TASK ITEM - Copy out the listing that follows in its entirety, keeping it exactly the same.

DATA IN THIS EXERCISE -
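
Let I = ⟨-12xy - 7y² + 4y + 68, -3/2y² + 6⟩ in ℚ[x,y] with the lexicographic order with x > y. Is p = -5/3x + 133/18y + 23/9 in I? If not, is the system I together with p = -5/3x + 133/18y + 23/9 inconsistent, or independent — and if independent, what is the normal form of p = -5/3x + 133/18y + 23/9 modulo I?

Adjoining -5/3x + 133/18y + 23/9 makes the ideal the whole ring: the system is inconsistent.

First compute the reduced Gröbner basis of I by Buchberger's algorithm.
f_1 = -12xy - 7y² + 4y + 68, LT = xy.
f_2 = -3/2y² + 6, LT = y².

S(f_1,f_2): lcm = xy². S = 4x + 7/12y³ - ⅓y² - 17/3y.
  leading term x: no divisor's leading term divides it; move 4x to the remainder.
  leading term y³: subtract (-7/18y)·f_2 from 7/12y³ - ⅓y² - 17/3y → -⅓y² - 10/3y
  leading term y²: subtract (2/9)·f_2 from -⅓y² - 10/3y → -10/3y - 4/3
  leading term y: no divisor's leading term divides it; move -10/3y to the remainder.
  leading term 1: no divisor's leading term divides it; move -4/3 to the remainder.
  remainder 4x - 10/3y - 4/3 ≠ 0; add h_3 = 4x - 10/3y - 4/3 to the basis.

The other S-polynomials (S(f_1,h_3), S(f_2,h_3)) all reduce to 0 modulo the current basis, so we have a Gröbner basis.
Inter-reduce: drop elements whose leading term is divisible by another's, tail-reduce, and make monic.
Reduced Gröbner basis: {x - ⅚y - ⅓, y² - 4}.
Label its elements g_1 = x - ⅚y - ⅓, g_2 = y² - 4.

Reduce p = -5/3x + 133/18y + 23/9 modulo G:
  leading term x: subtract (-5/3)·g_1 from -5/3x + 133/18y + 23/9 → 6y + 2
  leading term y: no divisor's leading term divides it; move 6y to the remainder.
  leading term 1: no divisor's leading term divides it; move 2 to the remainder.
  normal form = 6y + 2.
The normal form is nonzero, so p ∉ I. Since p minus its normal form lies in I, I + (p) = I + (r) where r = 6y + 2; decide whether this ideal is the whole ring.
Run Buchberger on G together with r (pairs among the g_i already reduce to 0 since G is a Gröbner basis):
g_1 = x - ⅚y - ⅓, LT = x.
g_2 = y² - 4, LT = y².
r = 6y + 2, LT = y.

S(g_2,r): lcm = y². S = -⅓y - 4.
  leading term y: subtract (-1/18)·r from -⅓y - 4 → -35/9
  leading term 1: no divisor's leading term divides it; move -35/9 to the remainder.
  remainder -35/9 ≠ 0; add m_4 = -35/9 to the basis.

The other S-polynomials (S(g_1,g_2), S(g_1,r), S(g_1,m_4), S(g_2,m_4), S(r,m_4)) all reduce to 0 modulo the current basis, so we have a Gröbner basis.
Inter-reduce: drop elements whose leading term is divisible by another's, tail-reduce, and make monic.
Reduced Gröbner basis: {1}.
The reduced Gröbner basis of I + (p) is {1}: the ideal is the whole ring, so the enlarged system has no common solution — adjoining p is inconsistent.

The remainder on division by a Gröbner basis is unique — it is the normal form.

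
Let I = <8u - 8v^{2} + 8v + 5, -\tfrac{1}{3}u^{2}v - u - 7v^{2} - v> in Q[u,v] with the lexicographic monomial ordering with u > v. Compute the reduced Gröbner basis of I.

G = {u - v^{2} + v + \tfrac{5}{8}, v^{5} - 2v^{4} - \tfrac{1}{4}v^{3} + \tfrac{101}{4}v^{2} + \tfrac{25}{64}v - \tfrac{15}{8}}

f_1 = 8u - 8v^{2} + 8v + 5, LT = u.
f_2 = -\tfrac{1}{3}u^{2}v - u - 7v^{2} - v, LT = u^{2}v.

S(f_1,f_2): lcm = u^{2}v. S = -uv^{3} + uv^{2} + \tfrac{5}{8}uv - 3u - 21v^{2} - 3v.
  reduce S modulo (f_1, f_2):
  remainder -v^{5} + 2v^{4} + \tfrac{1}{4}v^{3} - \tfrac{101}{4}v^{2} - \tfrac{25}{64}v + \tfrac{15}{8} ≠ 0; add g_3 = -v^{5} + 2v^{4} + \tfrac{1}{4}v^{3} - \tfrac{101}{4}v^{2} - \tfrac{25}{64}v + \tfrac{15}{8} to the basis.

The other S-polynomials (S(f_1,g_3), S(f_2,g_3)) all reduce to 0 modulo the current basis, so we have a Gröbner basis.
Inter-reduce: drop elements whose leading term is divisible by another's, tail-reduce, and make monic.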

RESULT OF THIS TASK -
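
Let I = ⟨-12xy - 7y² + 4y + 68, -3/2y² + 6⟩ in ℚ[x,y] with the lexicographic order with x > y. Is p = -5/3x + 133/18y + 23/9 in I? If not, is the system I together with p = -5/3x + 133/18y + 23/9 inconsistent, or independent — and if independent, what is the normal form of p = -5/3x + 133/18y + 23/9 modulo I?

Adjoining -5/3x + 133/18y + 23/9 makes the ideal the whole ring: the system is inconsistent.

First compute the reduced Gröbner basis of I by Buchberger's algorithm.
f_1 = -12xy - 7y² + 4y + 68, LT = xy.
f_2 = -3/2y² + 6, LT = y².

S(f_1,f_2): lcm = xy². S = 4x + 7/12y³ - ⅓y² - 17/3y.
  leading term x: no divisor's leading term divides it; move 4x to the remainder.
  leading term y³: subtract (-7/18y)·f_2 from 7/12y³ - ⅓y² - 17/3y → -⅓y² - 10/3y
  leading term y²: subtract (2/9)·f_2 from -⅓y² - 10/3y → -10/3y - 4/3
  leading term y: no divisor's leading term divides it; move -10/3y to the remainder.
  leading term 1: no divisor's leading term divides it; move -4/3 to the remainder.
  remainder 4x - 10/3y - 4/3 ≠ 0; add h_3 = 4x - 10/3y - 4/3 to the basis.

The other S-polynomials (S(f_1,h_3), S(f_2,h_3)) all reduce to 0 modulo the current basis, so we have a Gröbner basis.
Inter-reduce: drop elements whose leading term is divisible by another's, tail-reduce, and make monic.
Reduced Gröbner basis: {x - ⅚y - ⅓, y² - 4}.
Label its elements g_1 = x - ⅚y - ⅓, g_2 = y² - 4.

Reduce p = -5/3x + 133/18y + 23/9 modulo G:
  leading term x: subtract (-5/3)·g_1 from -5/3x + 133/18y + 23/9 → 6y + 2
  leading term y: no divisor's leading term divides it; move 6y to the remainder.
  leading term 1: no divisor's leading term divides it; move 2 to the remainder.
  normal form = 6y + 2.
The normal form is nonzero, so p ∉ I. Since p minus its normal form lies in I, I + (p) = I + (r) where r = 6y + 2; decide whether this ideal is the whole ring.
Run Buchberger on G together with r (pairs among the g_i already reduce to 0 since G is a Gröbner basis):
g_1 = x - ⅚y - ⅓, LT = x.
g_2 = y² - 4, LT = y².
r = 6y + 2, LT = y.

S(g_2,r): lcm = y². S = -⅓y - 4.
  leading term y: subtract (-1/18)·r from -⅓y - 4 → -35/9
  leading term 1: no divisor's leading term divides it; move -35/9 to the remainder.
  remainder -35/9 ≠ 0; add m_4 = -35/9 to the basis.

The other S-polynomials (S(g_1,g_2), S(g_1,r), S(g_1,m_4), S(g_2,m_4), S(r,m_4)) all reduce to 0 modulo the current basis, so we have a Gröbner basis.
Inter-reduce: drop elements whose leading term is divisible by another's, tail-reduce, and make monic.
Reduced Gröbner basis: {1}.
The reduced Gröbner basis of I + (p) is {1}: the ideal is the whole ring, so the enlarged system has no common solution — adjoining p is inconsistent.

The remainder on division by a Gröbner basis is unique — it is the normal form.

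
Let I = <8u - 8v^{2} + 8v + 5, -\tfrac{1}{3}u^{2}v - u - 7v^{2} - v> in Q[u,v] with the lexicographic monomial ordering with u > v. Compute the reduced Gröbner basis of I.

G = {u - v^{2} + v + \tfrac{5}{8}, v^{5} - 2v^{4} - \tfrac{1}{4}v^{3} + \tfrac{101}{4}v^{2} + \tfrac{25}{64}v - \tfrac{15}{8}}

f_1 = 8u - 8v^{2} + 8v + 5, LT = u.
f_2 = -\tfrac{1}{3}u^{2}v - u - 7v^{2} - v, LT = u^{2}v.

S(f_1,f_2): lcm = u^{2}v. S = -uv^{3} + uv^{2} + \tfrac{5}{8}uv - 3u - 21v^{2} - 3v.
  reduce S modulo (f_1, f_2):
  remainder -v^{5} + 2v^{4} + \tfrac{1}{4}v^{3} - \tfrac{101}{4}v^{2} - \tfrac{25}{64}v + \tfrac{15}{8} ≠ 0; add g_3 = -v^{5} + 2v^{4} + \tfrac{1}{4}v^{3} - \tfrac{101}{4}v^{2} - \tfrac{25}{64}v + \tfrac{15}{8} to the basis.

The other S-polynomials (S(f_1,g_3), S(f_2,g_3)) all reduce to 0 modulo the current basis, so we have a Gröbner basis.
Inter-reduce: drop elements whose leading term is divisible by another's, tail-reduce, and make monic.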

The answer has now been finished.